#### What you will do:
Your answer should be an exact copy of the data.

Data extracted from a collection:
---------------
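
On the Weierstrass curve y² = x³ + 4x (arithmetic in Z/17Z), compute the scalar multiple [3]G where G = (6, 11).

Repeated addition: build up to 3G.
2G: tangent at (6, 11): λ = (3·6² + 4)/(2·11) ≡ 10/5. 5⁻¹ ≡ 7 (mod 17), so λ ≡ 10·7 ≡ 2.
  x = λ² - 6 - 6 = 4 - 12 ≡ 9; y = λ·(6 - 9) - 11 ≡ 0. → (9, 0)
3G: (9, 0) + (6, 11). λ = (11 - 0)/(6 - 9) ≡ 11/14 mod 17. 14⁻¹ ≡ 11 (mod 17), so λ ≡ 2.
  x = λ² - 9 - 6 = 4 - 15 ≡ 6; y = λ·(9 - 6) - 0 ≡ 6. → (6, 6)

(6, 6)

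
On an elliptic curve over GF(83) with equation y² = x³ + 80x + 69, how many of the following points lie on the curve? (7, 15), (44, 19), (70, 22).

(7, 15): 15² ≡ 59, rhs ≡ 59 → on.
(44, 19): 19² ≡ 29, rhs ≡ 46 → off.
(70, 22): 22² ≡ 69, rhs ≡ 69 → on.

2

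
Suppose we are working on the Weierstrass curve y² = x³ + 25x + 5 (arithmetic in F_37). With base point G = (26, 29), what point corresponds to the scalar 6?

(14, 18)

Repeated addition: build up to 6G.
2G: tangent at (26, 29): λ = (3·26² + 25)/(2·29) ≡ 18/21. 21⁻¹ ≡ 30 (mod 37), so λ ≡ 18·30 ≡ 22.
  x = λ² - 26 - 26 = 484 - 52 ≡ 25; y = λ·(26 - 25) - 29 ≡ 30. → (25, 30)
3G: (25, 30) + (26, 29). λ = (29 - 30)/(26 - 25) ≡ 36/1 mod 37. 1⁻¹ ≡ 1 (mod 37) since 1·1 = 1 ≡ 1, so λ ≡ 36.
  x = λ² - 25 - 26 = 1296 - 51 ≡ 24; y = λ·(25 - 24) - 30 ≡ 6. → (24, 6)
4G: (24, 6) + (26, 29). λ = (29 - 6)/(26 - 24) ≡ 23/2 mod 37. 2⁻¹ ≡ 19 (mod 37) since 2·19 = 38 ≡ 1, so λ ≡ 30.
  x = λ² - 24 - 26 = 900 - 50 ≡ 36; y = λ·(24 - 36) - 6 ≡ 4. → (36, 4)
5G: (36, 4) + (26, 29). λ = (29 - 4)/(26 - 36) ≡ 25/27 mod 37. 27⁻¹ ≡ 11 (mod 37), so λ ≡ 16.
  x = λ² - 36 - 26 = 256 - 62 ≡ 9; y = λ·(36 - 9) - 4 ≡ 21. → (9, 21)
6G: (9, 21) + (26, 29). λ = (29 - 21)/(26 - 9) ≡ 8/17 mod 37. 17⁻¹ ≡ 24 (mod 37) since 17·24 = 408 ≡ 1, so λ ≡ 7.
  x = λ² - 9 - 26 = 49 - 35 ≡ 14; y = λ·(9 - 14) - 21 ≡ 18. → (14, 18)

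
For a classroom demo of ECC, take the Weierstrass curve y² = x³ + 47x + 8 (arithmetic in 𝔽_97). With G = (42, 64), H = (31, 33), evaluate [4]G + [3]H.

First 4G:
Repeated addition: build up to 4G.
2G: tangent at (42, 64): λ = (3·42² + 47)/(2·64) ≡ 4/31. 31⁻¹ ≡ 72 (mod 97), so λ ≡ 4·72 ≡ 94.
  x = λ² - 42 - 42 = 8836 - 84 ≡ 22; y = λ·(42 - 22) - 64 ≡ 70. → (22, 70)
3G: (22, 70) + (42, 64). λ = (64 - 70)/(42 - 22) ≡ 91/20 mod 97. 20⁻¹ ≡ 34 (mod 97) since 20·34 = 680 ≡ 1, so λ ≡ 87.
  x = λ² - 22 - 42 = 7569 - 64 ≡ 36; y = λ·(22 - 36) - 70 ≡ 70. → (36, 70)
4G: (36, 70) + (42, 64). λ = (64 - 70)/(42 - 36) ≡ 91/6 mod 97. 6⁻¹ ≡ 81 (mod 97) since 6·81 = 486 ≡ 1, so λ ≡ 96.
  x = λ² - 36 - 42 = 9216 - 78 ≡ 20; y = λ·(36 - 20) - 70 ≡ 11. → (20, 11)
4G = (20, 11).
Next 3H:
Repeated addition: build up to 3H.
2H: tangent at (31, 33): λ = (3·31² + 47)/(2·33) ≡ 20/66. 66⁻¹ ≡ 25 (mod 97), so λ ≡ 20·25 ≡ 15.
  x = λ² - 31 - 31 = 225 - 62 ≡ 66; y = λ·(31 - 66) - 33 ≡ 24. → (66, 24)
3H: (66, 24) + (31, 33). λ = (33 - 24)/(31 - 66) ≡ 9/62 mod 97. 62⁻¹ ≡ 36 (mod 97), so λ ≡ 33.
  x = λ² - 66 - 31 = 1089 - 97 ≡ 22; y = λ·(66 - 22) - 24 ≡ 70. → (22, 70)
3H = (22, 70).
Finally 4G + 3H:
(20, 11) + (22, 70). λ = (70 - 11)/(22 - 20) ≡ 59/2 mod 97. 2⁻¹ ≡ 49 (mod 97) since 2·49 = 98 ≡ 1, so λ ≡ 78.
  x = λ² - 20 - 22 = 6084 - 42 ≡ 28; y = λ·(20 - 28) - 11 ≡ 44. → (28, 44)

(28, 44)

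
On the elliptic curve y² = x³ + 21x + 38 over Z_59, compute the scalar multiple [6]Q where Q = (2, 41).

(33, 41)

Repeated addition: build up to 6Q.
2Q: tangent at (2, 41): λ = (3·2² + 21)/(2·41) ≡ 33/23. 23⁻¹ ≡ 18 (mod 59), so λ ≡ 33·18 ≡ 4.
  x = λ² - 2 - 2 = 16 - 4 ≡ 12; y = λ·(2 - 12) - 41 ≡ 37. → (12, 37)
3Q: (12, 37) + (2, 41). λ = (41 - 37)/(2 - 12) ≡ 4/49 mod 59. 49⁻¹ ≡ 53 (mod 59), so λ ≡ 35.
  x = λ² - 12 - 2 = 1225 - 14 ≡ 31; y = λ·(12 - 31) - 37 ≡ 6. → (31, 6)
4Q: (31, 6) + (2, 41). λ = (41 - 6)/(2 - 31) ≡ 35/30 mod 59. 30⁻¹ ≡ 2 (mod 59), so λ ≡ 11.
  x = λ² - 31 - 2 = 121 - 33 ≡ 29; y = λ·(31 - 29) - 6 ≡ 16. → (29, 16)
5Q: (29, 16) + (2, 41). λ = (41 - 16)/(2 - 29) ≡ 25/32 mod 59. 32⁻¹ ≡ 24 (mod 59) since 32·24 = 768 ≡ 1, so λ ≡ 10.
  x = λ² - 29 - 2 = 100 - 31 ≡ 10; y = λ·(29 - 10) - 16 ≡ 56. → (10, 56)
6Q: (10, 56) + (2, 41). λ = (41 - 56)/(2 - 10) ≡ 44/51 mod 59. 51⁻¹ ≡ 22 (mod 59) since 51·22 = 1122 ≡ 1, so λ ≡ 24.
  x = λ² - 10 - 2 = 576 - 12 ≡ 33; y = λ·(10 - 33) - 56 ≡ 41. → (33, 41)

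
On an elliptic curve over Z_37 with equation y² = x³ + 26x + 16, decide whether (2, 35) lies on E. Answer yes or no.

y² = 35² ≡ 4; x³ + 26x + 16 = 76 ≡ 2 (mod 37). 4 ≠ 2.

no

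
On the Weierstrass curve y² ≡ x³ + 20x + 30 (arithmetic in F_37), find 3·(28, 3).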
---------------
#### Completed exercise:
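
On the Weierstrass curve y² = x³ + 4x (arithmetic in Z/17Z), compute the scalar multiple [3]G where G = (6, 11).

Repeated addition: build up to 3G.
2G: tangent at (6, 11): λ = (3·6² + 4)/(2·11) ≡ 10/5. 5⁻¹ ≡ 7 (mod 17), so λ ≡ 10·7 ≡ 2.
  x = λ² - 6 - 6 = 4 - 12 ≡ 9; y = λ·(6 - 9) - 11 ≡ 0. → (9, 0)
3G: (9, 0) + (6, 11). λ = (11 - 0)/(6 - 9) ≡ 11/14 mod 17. 14⁻¹ ≡ 11 (mod 17), so λ ≡ 2.
  x = λ² - 9 - 6 = 4 - 15 ≡ 6; y = λ·(9 - 6) - 0 ≡ 6. → (6, 6)

(6, 6)

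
On an elliptic curve over GF(83) with equation y² = x³ + 80x + 69, how many of the following points lie on the curve? (7, 15), (44, 19), (70, 22).

(7, 15): 15² ≡ 59, rhs ≡ 59 → on.
(44, 19): 19² ≡ 29, rhs ≡ 46 → off.
(70, 22): 22² ≡ 69, rhs ≡ 69 → on.

2

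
Suppose we are working on the Weierstrass curve y² = x³ + 25x + 5 (arithmetic in F_37). With base point G = (26, 29), what point corresponds to the scalar 6?

(14, 18)

Repeated addition: build up to 6G.
2G: tangent at (26, 29): λ = (3·26² + 25)/(2·29) ≡ 18/21. 21⁻¹ ≡ 30 (mod 37), so λ ≡ 18·30 ≡ 22.
  x = λ² - 26 - 26 = 484 - 52 ≡ 25; y = λ·(26 - 25) - 29 ≡ 30. → (25, 30)
3G: (25, 30) + (26, 29). λ = (29 - 30)/(26 - 25) ≡ 36/1 mod 37. 1⁻¹ ≡ 1 (mod 37) since 1·1 = 1 ≡ 1, so λ ≡ 36.
  x = λ² - 25 - 26 = 1296 - 51 ≡ 24; y = λ·(25 - 24) - 30 ≡ 6. → (24, 6)
4G: (24, 6) + (26, 29). λ = (29 - 6)/(26 - 24) ≡ 23/2 mod 37. 2⁻¹ ≡ 19 (mod 37) since 2·19 = 38 ≡ 1, so λ ≡ 30.
  x = λ² - 24 - 26 = 900 - 50 ≡ 36; y = λ·(24 - 36) - 6 ≡ 4. → (36, 4)
5G: (36, 4) + (26, 29). λ = (29 - 4)/(26 - 36) ≡ 25/27 mod 37. 27⁻¹ ≡ 11 (mod 37), so λ ≡ 16.
  x = λ² - 36 - 26 = 256 - 62 ≡ 9; y = λ·(36 - 9) - 4 ≡ 21. → (9, 21)
6G: (9, 21) + (26, 29). λ = (29 - 21)/(26 - 9) ≡ 8/17 mod 37. 17⁻¹ ≡ 24 (mod 37) since 17·24 = 408 ≡ 1, so λ ≡ 7.
  x = λ² - 9 - 26 = 49 - 35 ≡ 14; y = λ·(9 - 14) - 21 ≡ 18. → (14, 18)

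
For a classroom demo of ECC, take the Weierstrass curve y² = x³ + 47x + 8 (arithmetic in 𝔽_97). With G = (42, 64), H = (31, 33), evaluate [4]G + [3]H.

First 4G:
Repeated addition: build up to 4G.
2G: tangent at (42, 64): λ = (3·42² + 47)/(2·64) ≡ 4/31. 31⁻¹ ≡ 72 (mod 97), so λ ≡ 4·72 ≡ 94.
  x = λ² - 42 - 42 = 8836 - 84 ≡ 22; y = λ·(42 - 22) - 64 ≡ 70. → (22, 70)
3G: (22, 70) + (42, 64). λ = (64 - 70)/(42 - 22) ≡ 91/20 mod 97. 20⁻¹ ≡ 34 (mod 97) since 20·34 = 680 ≡ 1, so λ ≡ 87.
  x = λ² - 22 - 42 = 7569 - 64 ≡ 36; y = λ·(22 - 36) - 70 ≡ 70. → (36, 70)
4G: (36, 70) + (42, 64). λ = (64 - 70)/(42 - 36) ≡ 91/6 mod 97. 6⁻¹ ≡ 81 (mod 97) since 6·81 = 486 ≡ 1, so λ ≡ 96.
  x = λ² - 36 - 42 = 9216 - 78 ≡ 20; y = λ·(36 - 20) - 70 ≡ 11. → (20, 11)
4G = (20, 11).
Next 3H:
Repeated addition: build up to 3H.
2H: tangent at (31, 33): λ = (3·31² + 47)/(2·33) ≡ 20/66. 66⁻¹ ≡ 25 (mod 97), so λ ≡ 20·25 ≡ 15.
  x = λ² - 31 - 31 = 225 - 62 ≡ 66; y = λ·(31 - 66) - 33 ≡ 24. → (66, 24)
3H: (66, 24) + (31, 33). λ = (33 - 24)/(31 - 66) ≡ 9/62 mod 97. 62⁻¹ ≡ 36 (mod 97), so λ ≡ 33.
  x = λ² - 66 - 31 = 1089 - 97 ≡ 22; y = λ·(66 - 22) - 24 ≡ 70. → (22, 70)
3H = (22, 70).
Finally 4G + 3H:
(20, 11) + (22, 70). λ = (70 - 11)/(22 - 20) ≡ 59/2 mod 97. 2⁻¹ ≡ 49 (mod 97) since 2·49 = 98 ≡ 1, so λ ≡ 78.
  x = λ² - 20 - 22 = 6084 - 42 ≡ 28; y = λ·(20 - 28) - 11 ≡ 44. → (28, 44)

(28, 44)

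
On the elliptic curve y² = x³ + 21x + 38 over Z_59, compute the scalar multiple [6]Q where Q = (2, 41).

(33, 41)

Repeated addition: build up to 6Q.
2Q: tangent at (2, 41): λ = (3·2² + 21)/(2·41) ≡ 33/23. 23⁻¹ ≡ 18 (mod 59), so λ ≡ 33·18 ≡ 4.
  x = λ² - 2 - 2 = 16 - 4 ≡ 12; y = λ·(2 - 12) - 41 ≡ 37. → (12, 37)
3Q: (12, 37) + (2, 41). λ = (41 - 37)/(2 - 12) ≡ 4/49 mod 59. 49⁻¹ ≡ 53 (mod 59), so λ ≡ 35.
  x = λ² - 12 - 2 = 1225 - 14 ≡ 31; y = λ·(12 - 31) - 37 ≡ 6. → (31, 6)
4Q: (31, 6) + (2, 41). λ = (41 - 6)/(2 - 31) ≡ 35/30 mod 59. 30⁻¹ ≡ 2 (mod 59), so λ ≡ 11.
  x = λ² - 31 - 2 = 121 - 33 ≡ 29; y = λ·(31 - 29) - 6 ≡ 16. → (29, 16)
5Q: (29, 16) + (2, 41). λ = (41 - 16)/(2 - 29) ≡ 25/32 mod 59. 32⁻¹ ≡ 24 (mod 59) since 32·24 = 768 ≡ 1, so λ ≡ 10.
  x = λ² - 29 - 2 = 100 - 31 ≡ 10; y = λ·(29 - 10) - 16 ≡ 56. → (10, 56)
6Q: (10, 56) + (2, 41). λ = (41 - 56)/(2 - 10) ≡ 44/51 mod 59. 51⁻¹ ≡ 22 (mod 59) since 51·22 = 1122 ≡ 1, so λ ≡ 24.
  x = λ² - 10 - 2 = 576 - 12 ≡ 33; y = λ·(10 - 33) - 56 ≡ 41. → (33, 41)

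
On an elliptic curve over Z_37 with equation y² = x³ + 26x + 16, decide whether (2, 35) lies on E. Answer yes or no.

y² = 35² ≡ 4; x³ + 26x + 16 = 76 ≡ 2 (mod 37). 4 ≠ 2.

no

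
On the Weierstrass curve y² ≡ x³ + 20x + 30 (arithmetic in F_37), find 3·(28, 3).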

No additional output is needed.